The required output is the line containing "An open channel" through the final line of the material below, printed exactly, with no other lines.

### INPUT DATA
--

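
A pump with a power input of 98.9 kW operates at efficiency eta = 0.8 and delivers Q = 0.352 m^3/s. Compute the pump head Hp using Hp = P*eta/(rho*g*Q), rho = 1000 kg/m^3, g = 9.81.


Pump head formula: Hp = P * eta / (rho * g * Q).
Numerator: P * eta = 98.9 * 1000 * 0.8 = 79120.0 W.
Denominator: rho * g * Q = 1000 * 9.81 * 0.352 = 3453.12.
Hp = 79120.0 / 3453.12 = 22.91 m.

22.91


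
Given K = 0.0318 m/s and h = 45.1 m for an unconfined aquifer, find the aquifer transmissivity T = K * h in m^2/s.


Transmissivity is defined as T = K * h.
T = 0.0318 * 45.1
  = 1.4342 m^2/s.

1.4342


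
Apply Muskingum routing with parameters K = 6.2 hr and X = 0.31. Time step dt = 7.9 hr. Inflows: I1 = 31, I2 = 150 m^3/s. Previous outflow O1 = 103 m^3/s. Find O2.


Muskingum coefficients:
denom = 2*K*(1-X) + dt = 2*6.2*(1-0.31) + 7.9 = 16.456.
C0 = (dt - 2*K*X)/denom = (7.9 - 2*6.2*0.31)/16.456 = 0.2465.
C1 = (dt + 2*K*X)/denom = (7.9 + 2*6.2*0.31)/16.456 = 0.7137.
C2 = (2*K*(1-X) - dt)/denom = 0.0399.
O2 = C0*I2 + C1*I1 + C2*O1
   = 0.2465*150 + 0.7137*31 + 0.0399*103
   = 63.2 m^3/s.

63.2


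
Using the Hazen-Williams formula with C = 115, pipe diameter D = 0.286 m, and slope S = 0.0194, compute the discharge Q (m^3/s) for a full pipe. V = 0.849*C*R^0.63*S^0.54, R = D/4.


For a full circular pipe, R = D/4 = 0.286/4 = 0.0715 m.
V = 0.849 * 115 * 0.0715^0.63 * 0.0194^0.54
  = 0.849 * 115 * 0.189764 * 0.118963
  = 2.2041 m/s.
Pipe area A = pi*D^2/4 = pi*0.286^2/4 = 0.0642 m^2.
Q = A * V = 0.0642 * 2.2041 = 0.1416 m^3/s.

0.1416


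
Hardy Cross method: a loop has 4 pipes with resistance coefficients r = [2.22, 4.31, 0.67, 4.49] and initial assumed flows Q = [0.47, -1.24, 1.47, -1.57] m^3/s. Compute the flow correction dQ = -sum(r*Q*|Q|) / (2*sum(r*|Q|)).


Numerator terms (r*Q*|Q|): 2.22*0.47*|0.47| = 0.4904; 4.31*-1.24*|-1.24| = -6.6271; 0.67*1.47*|1.47| = 1.4478; 4.49*-1.57*|-1.57| = -11.0674.
Sum of numerator = -15.7563.
Denominator terms (r*|Q|): 2.22*|0.47| = 1.0434; 4.31*|-1.24| = 5.3444; 0.67*|1.47| = 0.9849; 4.49*|-1.57| = 7.0493.
2 * sum of denominator = 2 * 14.422 = 28.844.
dQ = --15.7563 / 28.844 = 0.5463 m^3/s.

0.5463


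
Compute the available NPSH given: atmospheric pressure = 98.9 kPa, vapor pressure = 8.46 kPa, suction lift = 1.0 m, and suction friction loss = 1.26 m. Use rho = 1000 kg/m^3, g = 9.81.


NPSHa = p_atm/(rho*g) - z_s - hf_s - p_vap/(rho*g).
p_atm/(rho*g) = 98.9*1000 / (1000*9.81) = 10.082 m.
p_vap/(rho*g) = 8.46*1000 / (1000*9.81) = 0.862 m.
NPSHa = 10.082 - 1.0 - 1.26 - 0.862
      = 6.96 m.

6.96


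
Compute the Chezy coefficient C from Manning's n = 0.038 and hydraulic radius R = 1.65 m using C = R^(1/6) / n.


The Chezy coefficient relates to Manning's n through C = R^(1/6) / n.
R^(1/6) = 1.65^(1/6) = 1.087045.
C = 1.087045 / 0.038 = 28.61 m^(1/2)/s.

28.61


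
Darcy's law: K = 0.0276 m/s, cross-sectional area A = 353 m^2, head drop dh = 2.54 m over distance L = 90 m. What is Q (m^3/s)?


Darcy's law: Q = K * A * i, where i = dh/L.
Hydraulic gradient i = 2.54 / 90 = 0.028222.
Q = 0.0276 * 353 * 0.028222
  = 0.275 m^3/s.

0.275


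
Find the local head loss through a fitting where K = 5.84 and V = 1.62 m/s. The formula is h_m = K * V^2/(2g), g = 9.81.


Minor loss formula: h_m = K * V^2/(2g).
V^2 = 1.62^2 = 2.6244.
V^2/(2g) = 2.6244 / 19.62 = 0.1338 m.
h_m = 5.84 * 0.1338 = 0.7812 m.

0.7812


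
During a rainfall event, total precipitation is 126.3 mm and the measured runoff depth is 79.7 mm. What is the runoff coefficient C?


The runoff coefficient C = runoff depth / rainfall depth.
C = 79.7 / 126.3
  = 0.631.

0.631


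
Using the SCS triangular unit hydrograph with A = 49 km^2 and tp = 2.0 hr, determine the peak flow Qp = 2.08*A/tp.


SCS formula: Qp = 2.08 * A / tp.
Qp = 2.08 * 49 / 2.0
   = 101.92 / 2.0
   = 50.96 m^3/s per cm.

50.96


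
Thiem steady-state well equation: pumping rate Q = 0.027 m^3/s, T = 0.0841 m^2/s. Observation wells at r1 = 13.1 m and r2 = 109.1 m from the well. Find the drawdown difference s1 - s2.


Thiem equation: s1 - s2 = Q/(2*pi*T) * ln(r2/r1).
ln(r2/r1) = ln(109.1/13.1) = 2.1197.
Q/(2*pi*T) = 0.027 / (2*pi*0.0841) = 0.027 / 0.5284 = 0.0511.
s1 - s2 = 0.0511 * 2.1197 = 0.1083 m.

0.1083


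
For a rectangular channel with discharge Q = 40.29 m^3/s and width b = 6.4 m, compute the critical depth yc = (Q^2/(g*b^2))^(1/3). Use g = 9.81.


Using yc = (Q^2 / (g * b^2))^(1/3):
Q^2 = 40.29^2 = 1623.28.
g * b^2 = 9.81 * 6.4^2 = 9.81 * 40.96 = 401.82.
Q^2 / (g*b^2) = 1623.28 / 401.82 = 4.0398.
yc = 4.0398^(1/3) = 1.5927 m.

1.5927


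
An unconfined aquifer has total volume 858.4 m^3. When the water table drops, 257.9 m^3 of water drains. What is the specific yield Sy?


Specific yield Sy = Volume drained / Total volume.
Sy = 257.9 / 858.4
   = 0.3004.

0.3004


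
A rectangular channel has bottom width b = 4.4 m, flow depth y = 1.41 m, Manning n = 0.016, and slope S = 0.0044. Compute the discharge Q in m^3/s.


For a rectangular channel, the cross-sectional area A = b * y = 4.4 * 1.41 = 6.2 m^2.
The wetted perimeter P = b + 2y = 4.4 + 2*1.41 = 7.22 m.
Hydraulic radius R = A/P = 6.2/7.22 = 0.8593 m.
Velocity V = (1/n)*R^(2/3)*S^(1/2) = (1/0.016)*0.8593^(2/3)*0.0044^(1/2) = 3.7471 m/s.
Discharge Q = A * V = 6.2 * 3.7471 = 23.247 m^3/s.

23.247


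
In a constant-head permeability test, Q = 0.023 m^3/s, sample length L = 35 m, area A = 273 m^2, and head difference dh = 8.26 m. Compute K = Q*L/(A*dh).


From K = Q*L / (A*dh):
Numerator: Q*L = 0.023 * 35 = 0.805.
Denominator: A*dh = 273 * 8.26 = 2254.98.
K = 0.805 / 2254.98 = 0.000357 m/s.

0.000357


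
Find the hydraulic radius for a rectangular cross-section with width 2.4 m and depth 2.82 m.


For a rectangular section:
Flow area A = b * y = 2.4 * 2.82 = 6.77 m^2.
Wetted perimeter P = b + 2y = 2.4 + 2*2.82 = 8.04 m.
Hydraulic radius R = A/P = 6.77 / 8.04 = 0.8418 m.

0.8418


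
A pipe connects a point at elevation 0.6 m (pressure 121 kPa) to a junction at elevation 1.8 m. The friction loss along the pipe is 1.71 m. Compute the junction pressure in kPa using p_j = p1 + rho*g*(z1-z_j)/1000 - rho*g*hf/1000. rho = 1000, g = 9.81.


Junction pressure: p_j = p1 + rho*g*(z1 - z_j)/1000 - rho*g*hf/1000.
Elevation term = 1000*9.81*(0.6 - 1.8)/1000 = -11.772 kPa.
Friction term = 1000*9.81*1.71/1000 = 16.775 kPa.
p_j = 121 + -11.772 - 16.775 = 92.45 kPa.

92.45


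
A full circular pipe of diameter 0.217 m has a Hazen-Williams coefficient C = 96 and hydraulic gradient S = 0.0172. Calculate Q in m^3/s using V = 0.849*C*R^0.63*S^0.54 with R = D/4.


For a full circular pipe, R = D/4 = 0.217/4 = 0.0542 m.
V = 0.849 * 96 * 0.0542^0.63 * 0.0172^0.54
  = 0.849 * 96 * 0.159467 * 0.111477
  = 1.4489 m/s.
Pipe area A = pi*D^2/4 = pi*0.217^2/4 = 0.037 m^2.
Q = A * V = 0.037 * 1.4489 = 0.0536 m^3/s.

0.0536


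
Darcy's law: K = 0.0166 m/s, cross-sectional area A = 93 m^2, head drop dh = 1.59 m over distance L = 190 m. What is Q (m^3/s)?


Darcy's law: Q = K * A * i, where i = dh/L.
Hydraulic gradient i = 1.59 / 190 = 0.008368.
Q = 0.0166 * 93 * 0.008368
  = 0.0129 m^3/s.

0.0129


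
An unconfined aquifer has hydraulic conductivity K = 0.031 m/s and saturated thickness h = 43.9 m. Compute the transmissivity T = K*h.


Transmissivity is defined as T = K * h.
T = 0.031 * 43.9
  = 1.3609 m^2/s.

1.3609


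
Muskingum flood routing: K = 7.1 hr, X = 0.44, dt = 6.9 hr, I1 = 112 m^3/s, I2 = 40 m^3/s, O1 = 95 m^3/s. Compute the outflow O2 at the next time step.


Muskingum coefficients:
denom = 2*K*(1-X) + dt = 2*7.1*(1-0.44) + 6.9 = 14.852.
C0 = (dt - 2*K*X)/denom = (6.9 - 2*7.1*0.44)/14.852 = 0.0439.
C1 = (dt + 2*K*X)/denom = (6.9 + 2*7.1*0.44)/14.852 = 0.8853.
C2 = (2*K*(1-X) - dt)/denom = 0.0708.
O2 = C0*I2 + C1*I1 + C2*O1
   = 0.0439*40 + 0.8853*112 + 0.0708*95
   = 107.64 m^3/s.

107.64


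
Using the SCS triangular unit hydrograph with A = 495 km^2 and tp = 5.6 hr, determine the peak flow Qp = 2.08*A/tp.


SCS formula: Qp = 2.08 * A / tp.
Qp = 2.08 * 495 / 5.6
   = 1029.6 / 5.6
   = 183.86 m^3/s per cm.

183.86


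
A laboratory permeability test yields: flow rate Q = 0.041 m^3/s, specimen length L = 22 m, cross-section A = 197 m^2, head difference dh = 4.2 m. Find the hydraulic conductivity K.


From K = Q*L / (A*dh):
Numerator: Q*L = 0.041 * 22 = 0.902.
Denominator: A*dh = 197 * 4.2 = 827.4.
K = 0.902 / 827.4 = 0.00109 m/s.

0.00109


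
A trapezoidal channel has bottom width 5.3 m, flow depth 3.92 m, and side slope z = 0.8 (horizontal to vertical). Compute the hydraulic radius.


For a trapezoidal section with side slope z:
A = (b + z*y)*y = (5.3 + 0.8*3.92)*3.92 = 33.069 m^2.
P = b + 2*y*sqrt(1 + z^2) = 5.3 + 2*3.92*sqrt(1 + 0.8^2) = 15.34 m.
R = A/P = 33.069 / 15.34 = 2.1557 m.

2.1557


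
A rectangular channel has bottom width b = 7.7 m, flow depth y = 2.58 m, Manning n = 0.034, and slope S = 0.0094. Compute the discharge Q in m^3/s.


For a rectangular channel, the cross-sectional area A = b * y = 7.7 * 2.58 = 19.87 m^2.
The wetted perimeter P = b + 2y = 7.7 + 2*2.58 = 12.86 m.
Hydraulic radius R = A/P = 19.87/12.86 = 1.5448 m.
Velocity V = (1/n)*R^(2/3)*S^(1/2) = (1/0.034)*1.5448^(2/3)*0.0094^(1/2) = 3.8106 m/s.
Discharge Q = A * V = 19.87 * 3.8106 = 75.702 m^3/s.

75.702


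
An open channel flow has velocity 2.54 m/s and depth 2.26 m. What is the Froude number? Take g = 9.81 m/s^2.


The Froude number is defined as Fr = V / sqrt(g*y).
g*y = 9.81 * 2.26 = 22.1706.
sqrt(g*y) = sqrt(22.1706) = 4.7086.
Fr = 2.54 / 4.7086 = 0.5394.

0.5394


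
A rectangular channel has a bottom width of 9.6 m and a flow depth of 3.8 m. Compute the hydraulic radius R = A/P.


For a rectangular section:
Flow area A = b * y = 9.6 * 3.8 = 36.48 m^2.
Wetted perimeter P = b + 2y = 9.6 + 2*3.8 = 17.2 m.
Hydraulic radius R = A/P = 36.48 / 17.2 = 2.1209 m.

2.1209


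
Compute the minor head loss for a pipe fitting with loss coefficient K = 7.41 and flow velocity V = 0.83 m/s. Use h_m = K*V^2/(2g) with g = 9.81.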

--

### OUTPUT FOR THIS EXERCISE
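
An open channel flow has velocity 2.54 m/s and depth 2.26 m. What is the Froude number? Take g = 9.81 m/s^2.


The Froude number is defined as Fr = V / sqrt(g*y).
g*y = 9.81 * 2.26 = 22.1706.
sqrt(g*y) = sqrt(22.1706) = 4.7086.
Fr = 2.54 / 4.7086 = 0.5394.

0.5394


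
A rectangular channel has a bottom width of 9.6 m and a flow depth of 3.8 m. Compute the hydraulic radius R = A/P.


For a rectangular section:
Flow area A = b * y = 9.6 * 3.8 = 36.48 m^2.
Wetted perimeter P = b + 2y = 9.6 + 2*3.8 = 17.2 m.
Hydraulic radius R = A/P = 36.48 / 17.2 = 2.1209 m.

2.1209


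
Compute the minor head loss for a pipe fitting with loss coefficient K = 7.41 and flow velocity V = 0.83 m/s. Use h_m = K*V^2/(2g) with g = 9.81.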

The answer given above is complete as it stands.